- [Stored data]
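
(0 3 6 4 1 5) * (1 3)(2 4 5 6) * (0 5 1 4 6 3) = (0 4)(1 3 2 6)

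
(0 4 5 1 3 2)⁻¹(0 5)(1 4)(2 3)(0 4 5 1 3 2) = (0 2)(1 4)(3 5)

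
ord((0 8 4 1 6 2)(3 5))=6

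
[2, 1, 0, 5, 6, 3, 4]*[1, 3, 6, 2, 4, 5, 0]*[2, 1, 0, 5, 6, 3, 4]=[4, 5, 1, 3, 2, 0, 6]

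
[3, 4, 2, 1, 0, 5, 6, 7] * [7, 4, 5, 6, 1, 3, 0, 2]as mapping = [0→6, 1→1, 2→5, 3→4, 4→7, 5→3, 6→0, 7→2]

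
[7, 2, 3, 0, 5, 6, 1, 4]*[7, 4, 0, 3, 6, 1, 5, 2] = [2, 0, 3, 7, 1, 5, 4, 6]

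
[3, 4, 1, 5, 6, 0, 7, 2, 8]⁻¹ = [5, 2, 7, 0, 1, 3, 4, 6, 8]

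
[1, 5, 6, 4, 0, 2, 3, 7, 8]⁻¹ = [4, 0, 5, 6, 3, 1, 2, 7, 8]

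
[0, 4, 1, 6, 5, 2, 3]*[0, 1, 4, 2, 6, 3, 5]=[0, 6, 1, 5, 3, 4, 2]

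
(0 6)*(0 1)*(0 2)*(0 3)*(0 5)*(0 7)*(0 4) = (0 6 1 2 3 5 7 4)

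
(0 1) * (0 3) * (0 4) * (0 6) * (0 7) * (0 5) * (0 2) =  (0 1 3 4 6 7 5 2)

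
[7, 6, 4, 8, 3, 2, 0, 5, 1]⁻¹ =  [6, 8, 5, 4, 2, 7, 1, 0, 3]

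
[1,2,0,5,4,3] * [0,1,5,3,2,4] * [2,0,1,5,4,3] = [0,3,2,4,1,5]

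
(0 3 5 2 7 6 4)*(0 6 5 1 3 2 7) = (0 2)(1 3)(4 6)(5 7)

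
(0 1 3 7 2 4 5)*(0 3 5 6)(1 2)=(0 2 4 6)(1 5 3 7)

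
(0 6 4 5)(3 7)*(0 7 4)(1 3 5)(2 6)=(0 2 6)(1 3 4)(5 7)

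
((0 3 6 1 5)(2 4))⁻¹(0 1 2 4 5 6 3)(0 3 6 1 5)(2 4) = (0 1 6 3 5 4 2)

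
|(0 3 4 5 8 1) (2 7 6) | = 6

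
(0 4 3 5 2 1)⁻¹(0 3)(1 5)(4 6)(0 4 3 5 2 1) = (0 2)(3 6)(4 5)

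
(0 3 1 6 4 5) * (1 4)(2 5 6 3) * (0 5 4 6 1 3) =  (0 2 4 1)(3 6)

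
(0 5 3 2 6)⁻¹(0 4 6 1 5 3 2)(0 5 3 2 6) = (0 1 3 2 6 5 4)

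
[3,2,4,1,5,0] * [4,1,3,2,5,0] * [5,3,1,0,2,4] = [1,0,4,3,5,2]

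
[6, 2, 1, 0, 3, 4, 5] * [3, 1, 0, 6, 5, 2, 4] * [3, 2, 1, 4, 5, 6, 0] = [5, 3, 2, 4, 0, 6, 1]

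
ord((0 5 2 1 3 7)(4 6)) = 6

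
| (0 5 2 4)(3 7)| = 4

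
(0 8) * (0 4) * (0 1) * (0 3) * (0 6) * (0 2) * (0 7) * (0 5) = (0 8 4 1 3 6 2 7 5)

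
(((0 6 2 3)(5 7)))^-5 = (0 3 2 6)(5 7)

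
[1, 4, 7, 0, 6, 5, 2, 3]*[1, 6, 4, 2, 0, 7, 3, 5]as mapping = [0→6, 1→0, 2→5, 3→1, 4→3, 5→7, 6→4, 7→2]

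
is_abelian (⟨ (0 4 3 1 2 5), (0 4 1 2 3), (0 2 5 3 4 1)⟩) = no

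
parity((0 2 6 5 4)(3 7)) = odd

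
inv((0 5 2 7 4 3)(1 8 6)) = (0 3 4 7 2 5)(1 6 8)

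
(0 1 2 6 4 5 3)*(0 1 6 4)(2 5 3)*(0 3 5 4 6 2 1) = (0 2 6 3)(1 4 5)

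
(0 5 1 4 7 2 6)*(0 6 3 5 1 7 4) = (0 1)(2 3 5 7)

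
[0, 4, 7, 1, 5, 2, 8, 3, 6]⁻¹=[0, 3, 5, 7, 1, 4, 8, 2, 6]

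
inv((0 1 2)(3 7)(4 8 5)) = (0 2 1)(3 7)(4 5 8)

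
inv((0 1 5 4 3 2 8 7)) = (0 7 8 2 3 4 5 1)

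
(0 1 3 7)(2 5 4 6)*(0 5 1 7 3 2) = (0 7 5 4 6)(1 2)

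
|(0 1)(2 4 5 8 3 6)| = 6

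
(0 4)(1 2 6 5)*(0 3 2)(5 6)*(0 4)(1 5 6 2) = (1 4 3)(2 6)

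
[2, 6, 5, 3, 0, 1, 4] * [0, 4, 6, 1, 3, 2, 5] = [6, 5, 2, 1, 0, 4, 3]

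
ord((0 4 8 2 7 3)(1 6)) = 6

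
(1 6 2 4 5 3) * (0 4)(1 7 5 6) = (0 4 6 2)(3 7 5)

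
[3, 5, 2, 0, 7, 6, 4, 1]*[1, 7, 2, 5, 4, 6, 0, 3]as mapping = [0→5, 1→6, 2→2, 3→1, 4→3, 5→0, 6→4, 7→7]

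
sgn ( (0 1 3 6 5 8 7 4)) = -1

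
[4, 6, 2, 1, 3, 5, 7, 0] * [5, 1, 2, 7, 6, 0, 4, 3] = [6, 4, 2, 1, 7, 0, 3, 5]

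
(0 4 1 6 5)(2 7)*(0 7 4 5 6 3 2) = (0 5 7)(1 3 2 4)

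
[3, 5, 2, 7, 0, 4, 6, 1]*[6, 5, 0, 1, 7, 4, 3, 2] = [1, 4, 0, 2, 6, 7, 3, 5]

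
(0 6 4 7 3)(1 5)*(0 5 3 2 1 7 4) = (0 6)(1 3 5 7 2)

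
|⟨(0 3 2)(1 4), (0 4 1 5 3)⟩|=720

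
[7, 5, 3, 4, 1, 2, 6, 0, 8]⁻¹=[7, 4, 5, 2, 3, 1, 6, 0, 8]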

- [Work item] Using the entries above, repeat only the lines from the one containing "(0 1 3 7 2 4" through the one containing "(((0 6 2 3)(5 7)))^-5 = (0 3 2 6)(5 7)", end lines included.

- [Task response]
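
(0 1 3 7 2 4 5)*(0 3 5 6)(1 2)=(0 2 4 6)(1 5 3 7)

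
(0 6 4 5)(3 7)*(0 7 4)(1 3 5)(2 6)=(0 2 6)(1 3 4)(5 7)

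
((0 3 6 1 5)(2 4))⁻¹(0 1 2 4 5 6 3)(0 3 6 1 5)(2 4) = (0 1 6 3 5 4 2)

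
|(0 3 4 5 8 1) (2 7 6) | = 6

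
(0 4 3 5 2 1)⁻¹(0 3)(1 5)(4 6)(0 4 3 5 2 1) = (0 2)(3 6)(4 5)

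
(0 3 1 6 4 5) * (1 4)(2 5 6 3) * (0 5 4 6 1 3) =  (0 2 4 1)(3 6)

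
(0 5 3 2 6)⁻¹(0 4 6 1 5 3 2)(0 5 3 2 6) = (0 1 3 2 6 5 4)

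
[3,2,4,1,5,0] * [4,1,3,2,5,0] * [5,3,1,0,2,4] = [1,0,4,3,5,2]

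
[6, 2, 1, 0, 3, 4, 5] * [3, 1, 0, 6, 5, 2, 4] * [3, 2, 1, 4, 5, 6, 0] = [5, 3, 2, 4, 0, 6, 1]

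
ord((0 5 2 1 3 7)(4 6)) = 6

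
| (0 5 2 4)(3 7)| = 4

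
(0 8) * (0 4) * (0 1) * (0 3) * (0 6) * (0 2) * (0 7) * (0 5) = (0 8 4 1 3 6 2 7 5)

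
(((0 6 2 3)(5 7)))^-5 = (0 3 2 6)(5 7)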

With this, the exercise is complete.